Print word for word the records from the line containing "[0.1302, 0.422, 0.8972]]?" through the end.

Dataset entries:
Content starts

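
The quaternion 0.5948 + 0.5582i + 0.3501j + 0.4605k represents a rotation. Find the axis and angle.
axis = (0.6944, 0.4355, 0.5728), θ = 107°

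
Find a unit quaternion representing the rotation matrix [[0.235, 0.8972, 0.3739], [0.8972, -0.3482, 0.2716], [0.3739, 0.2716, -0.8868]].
0.7858i + 0.5709j + 0.2379k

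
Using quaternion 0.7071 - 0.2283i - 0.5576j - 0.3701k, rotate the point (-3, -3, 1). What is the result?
(-3.266, -0.323, -2.868)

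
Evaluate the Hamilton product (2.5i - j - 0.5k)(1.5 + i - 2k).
-3.5 + 5.75i + 3j + 0.25k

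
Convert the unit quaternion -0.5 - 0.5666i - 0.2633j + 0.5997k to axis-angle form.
axis = (-0.6543, -0.304, 0.6925), θ = 4π/3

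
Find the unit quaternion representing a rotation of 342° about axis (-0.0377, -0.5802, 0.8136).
-0.9877 - 0.0059i - 0.0908j + 0.1273k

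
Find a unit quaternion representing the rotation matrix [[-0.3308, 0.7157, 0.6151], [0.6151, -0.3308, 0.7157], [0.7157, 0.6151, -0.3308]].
-0.0436 + 0.5768i + 0.5768j + 0.5768k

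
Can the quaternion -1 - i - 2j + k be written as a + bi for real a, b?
No. The quaternion -1 - i - 2j + k has j-coefficient y = -2 and k-coefficient z = 1, not both zero, so it does not lie in the complex subalgebra spanned by 1 and i.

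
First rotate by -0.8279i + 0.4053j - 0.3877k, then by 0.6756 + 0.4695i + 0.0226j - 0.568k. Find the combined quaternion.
0.1593 - 0.3379i + 0.9261j - 0.0529k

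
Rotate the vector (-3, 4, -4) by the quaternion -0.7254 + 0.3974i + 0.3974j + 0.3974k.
(3.508, -1.314, -5.193)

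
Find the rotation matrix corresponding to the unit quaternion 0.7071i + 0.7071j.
[[0, 1, 0], [1, 0, 0], [0, 0, -1]]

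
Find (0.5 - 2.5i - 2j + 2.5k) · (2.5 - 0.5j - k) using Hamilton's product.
2.75 - 3i - 7.75j + 7k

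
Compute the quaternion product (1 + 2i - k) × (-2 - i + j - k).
-1 - 4i + 4j + 3k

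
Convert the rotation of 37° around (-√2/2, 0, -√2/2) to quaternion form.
0.9483 - 0.2244i - 0.2244k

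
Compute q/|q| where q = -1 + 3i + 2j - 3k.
-0.2085 + 0.6255i + 0.417j - 0.6255k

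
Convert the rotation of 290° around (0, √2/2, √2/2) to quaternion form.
-0.8192 + 0.4056j + 0.4056k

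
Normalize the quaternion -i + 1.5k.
-0.5547i + 0.8321k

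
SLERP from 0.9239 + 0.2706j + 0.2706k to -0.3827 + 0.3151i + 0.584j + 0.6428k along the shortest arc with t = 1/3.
0.9826 - 0.1556i - 0.056j - 0.085k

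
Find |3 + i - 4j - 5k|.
√51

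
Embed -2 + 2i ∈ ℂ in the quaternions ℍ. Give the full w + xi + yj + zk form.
-2 + 2i + 0j + 0k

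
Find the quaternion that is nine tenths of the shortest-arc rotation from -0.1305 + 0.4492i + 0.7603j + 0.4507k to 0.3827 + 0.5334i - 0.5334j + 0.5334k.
0.3566 + 0.5942i - 0.4079j + 0.5945k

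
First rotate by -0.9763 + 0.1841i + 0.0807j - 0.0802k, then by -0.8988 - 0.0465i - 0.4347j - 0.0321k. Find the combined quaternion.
0.9186 - 0.0826i + 0.3422j + 0.1797k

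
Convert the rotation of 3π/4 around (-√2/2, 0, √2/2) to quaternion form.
0.3827 - 0.6533i + 0.6533k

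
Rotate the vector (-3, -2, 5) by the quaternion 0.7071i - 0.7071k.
(-5, 2, 3)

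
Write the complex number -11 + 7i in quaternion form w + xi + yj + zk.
-11 + 7i + 0j + 0k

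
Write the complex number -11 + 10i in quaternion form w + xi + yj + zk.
-11 + 10i + 0j + 0k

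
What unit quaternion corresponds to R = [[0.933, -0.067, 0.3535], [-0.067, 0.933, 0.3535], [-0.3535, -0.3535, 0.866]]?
0.9659 - 0.183i + 0.183j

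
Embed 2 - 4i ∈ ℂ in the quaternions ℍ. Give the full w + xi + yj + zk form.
2 - 4i + 0j + 0k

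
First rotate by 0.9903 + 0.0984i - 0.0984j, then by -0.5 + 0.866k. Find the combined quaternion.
-0.4951 + 0.036i + 0.1344j + 0.8576k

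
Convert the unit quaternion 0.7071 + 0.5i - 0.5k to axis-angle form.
axis = (√2/2, 0, -√2/2), θ = π/2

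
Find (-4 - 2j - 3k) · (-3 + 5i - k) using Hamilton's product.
9 - 18i - 9j + 23k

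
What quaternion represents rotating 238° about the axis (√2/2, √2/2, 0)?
-0.4848 + 0.6184i + 0.6184j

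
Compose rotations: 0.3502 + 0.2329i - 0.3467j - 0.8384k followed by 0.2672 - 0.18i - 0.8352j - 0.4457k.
-0.5277 + 0.5449i - 0.6398j - 0.1232k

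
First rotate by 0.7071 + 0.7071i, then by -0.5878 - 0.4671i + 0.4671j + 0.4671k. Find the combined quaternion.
-0.0853 - 0.7459i + 0.6606j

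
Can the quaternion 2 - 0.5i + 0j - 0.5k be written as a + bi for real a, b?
No. The quaternion 2 - 0.5i - 0.5k has j-coefficient y = 0 and k-coefficient z = -0.5, not both zero, so it does not lie in the complex subalgebra spanned by 1 and i.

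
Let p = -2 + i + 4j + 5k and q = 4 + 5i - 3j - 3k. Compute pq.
14 - 3i + 50j + 3k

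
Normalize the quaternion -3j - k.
-0.9487j - 0.3162k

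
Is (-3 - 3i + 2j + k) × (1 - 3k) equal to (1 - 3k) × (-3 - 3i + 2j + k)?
No: pq = -9i - 7j + 10k ≠ 3i + 11j + 10k = qp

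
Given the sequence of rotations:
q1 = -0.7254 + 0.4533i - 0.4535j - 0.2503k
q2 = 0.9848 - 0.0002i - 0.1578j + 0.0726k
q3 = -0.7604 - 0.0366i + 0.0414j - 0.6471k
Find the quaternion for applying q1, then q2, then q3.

q2 · q1 = -0.7677 + 0.519i - 0.2993j - 0.2275k
q3 · q2 · q1 = 0.4679 - 0.5696i - 0.1484j + 0.6592k
0.4679 - 0.5696i - 0.1484j + 0.6592k


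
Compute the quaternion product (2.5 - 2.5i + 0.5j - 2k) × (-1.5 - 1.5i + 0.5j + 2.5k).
-2.75 + 2.25i + 9.75j + 8.75k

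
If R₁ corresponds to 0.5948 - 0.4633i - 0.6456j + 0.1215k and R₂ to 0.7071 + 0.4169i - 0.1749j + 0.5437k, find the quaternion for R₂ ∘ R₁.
0.4348 + 0.2501i - 0.8631j + 0.0591k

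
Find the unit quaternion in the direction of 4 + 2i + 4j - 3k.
0.5963 + 0.2981i + 0.5963j - 0.4472k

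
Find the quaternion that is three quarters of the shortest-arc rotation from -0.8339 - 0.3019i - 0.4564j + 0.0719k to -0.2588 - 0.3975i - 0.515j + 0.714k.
-0.4439 - 0.403i - 0.5408j + 0.59k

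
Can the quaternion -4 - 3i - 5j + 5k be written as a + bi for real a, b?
No. The quaternion -4 - 3i - 5j + 5k has j-coefficient y = -5 and k-coefficient z = 5, not both zero, so it does not lie in the complex subalgebra spanned by 1 and i.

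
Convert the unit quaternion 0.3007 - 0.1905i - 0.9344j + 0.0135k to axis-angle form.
axis = (-0.1997, -0.9797, 0.0142), θ = 145°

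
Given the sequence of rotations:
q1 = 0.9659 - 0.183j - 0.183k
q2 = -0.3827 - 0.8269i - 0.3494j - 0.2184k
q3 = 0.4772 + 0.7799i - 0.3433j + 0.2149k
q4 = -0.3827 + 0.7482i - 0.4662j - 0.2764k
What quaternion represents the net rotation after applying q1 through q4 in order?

q2 · q1 = -0.4736 - 0.7747i - 0.4188j + 0.0104k
q3 · q2 · q1 = 0.2322 - 0.6526i - 0.2119j - 0.6894k
q4 · q3 · q2 · q1 = 0.1101 + 0.6863i + 0.669j - 0.2631k
0.1101 + 0.6863i + 0.669j - 0.2631k


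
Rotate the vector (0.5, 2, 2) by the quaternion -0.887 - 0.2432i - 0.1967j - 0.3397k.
(0.36, 1.055, 2.647)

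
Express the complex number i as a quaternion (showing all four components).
0 + i + 0j + 0k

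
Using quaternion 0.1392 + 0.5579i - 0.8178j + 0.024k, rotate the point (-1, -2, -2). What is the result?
(2.579, 0.542, 1.434)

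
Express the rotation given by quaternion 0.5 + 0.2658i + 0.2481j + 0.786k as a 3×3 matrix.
[[-0.3587, -0.6541, 0.6659], [0.9179, -0.3769, 0.1242], [0.1697, 0.6558, 0.7356]]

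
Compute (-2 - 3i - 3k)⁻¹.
-0.0909 + 0.1364i + 0.1364k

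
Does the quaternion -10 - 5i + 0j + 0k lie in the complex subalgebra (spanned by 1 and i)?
Yes. The quaternion -10 - 5i has j- and k-coefficients y = z = 0, so it lies in the complex subalgebra spanned by 1 and i.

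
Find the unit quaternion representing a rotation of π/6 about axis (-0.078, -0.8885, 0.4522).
0.9659 - 0.0202i - 0.23j + 0.117k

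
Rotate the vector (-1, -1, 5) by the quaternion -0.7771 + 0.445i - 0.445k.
(-1.893, 2.559, 4.107)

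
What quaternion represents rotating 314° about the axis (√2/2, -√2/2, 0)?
-0.9205 + 0.2763i - 0.2763j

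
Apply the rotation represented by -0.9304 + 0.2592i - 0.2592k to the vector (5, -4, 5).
(5.586, 1.898, 5.586)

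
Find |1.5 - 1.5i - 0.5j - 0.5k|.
√5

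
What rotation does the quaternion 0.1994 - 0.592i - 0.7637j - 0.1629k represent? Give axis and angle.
axis = (-0.6041, -0.7794, -0.1662), θ = 157°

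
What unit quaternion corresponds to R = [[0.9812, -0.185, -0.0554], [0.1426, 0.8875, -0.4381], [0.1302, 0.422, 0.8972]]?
0.9703 + 0.2216i - 0.0478j + 0.0844k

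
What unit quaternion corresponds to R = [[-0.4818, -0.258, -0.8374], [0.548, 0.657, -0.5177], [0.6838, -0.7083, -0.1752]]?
0.5 - 0.0953i - 0.7606j + 0.403k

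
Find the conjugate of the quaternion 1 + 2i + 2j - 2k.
1 - 2i - 2j + 2k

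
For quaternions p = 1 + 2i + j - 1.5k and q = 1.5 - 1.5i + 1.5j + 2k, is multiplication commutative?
No: pq = 6 + 5.75i + 1.25j + 4.25k ≠ 6 - 2.75i + 4.75j - 4.75k = qp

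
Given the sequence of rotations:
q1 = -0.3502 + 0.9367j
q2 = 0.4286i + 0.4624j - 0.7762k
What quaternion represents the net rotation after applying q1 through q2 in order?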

Content ends

→ EXPECTED OUTPUT:
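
What unit quaternion corresponds to R = [[0.9812, -0.185, -0.0554], [0.1426, 0.8875, -0.4381], [0.1302, 0.422, 0.8972]]?
0.9703 + 0.2216i - 0.0478j + 0.0844k

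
What unit quaternion corresponds to R = [[-0.4818, -0.258, -0.8374], [0.548, 0.657, -0.5177], [0.6838, -0.7083, -0.1752]]?
0.5 - 0.0953i - 0.7606j + 0.403k

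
Find the conjugate of the quaternion 1 + 2i + 2j - 2k.
1 - 2i - 2j + 2k

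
For quaternions p = 1 + 2i + j - 1.5k and q = 1.5 - 1.5i + 1.5j + 2k, is multiplication commutative?
No: pq = 6 + 5.75i + 1.25j + 4.25k ≠ 6 - 2.75i + 4.75j - 4.75k = qp

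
Given the sequence of rotations:
q1 = -0.3502 + 0.9367j
q2 = 0.4286i + 0.4624j - 0.7762k
What quaternion represents the net rotation after applying q1 through q2 in order?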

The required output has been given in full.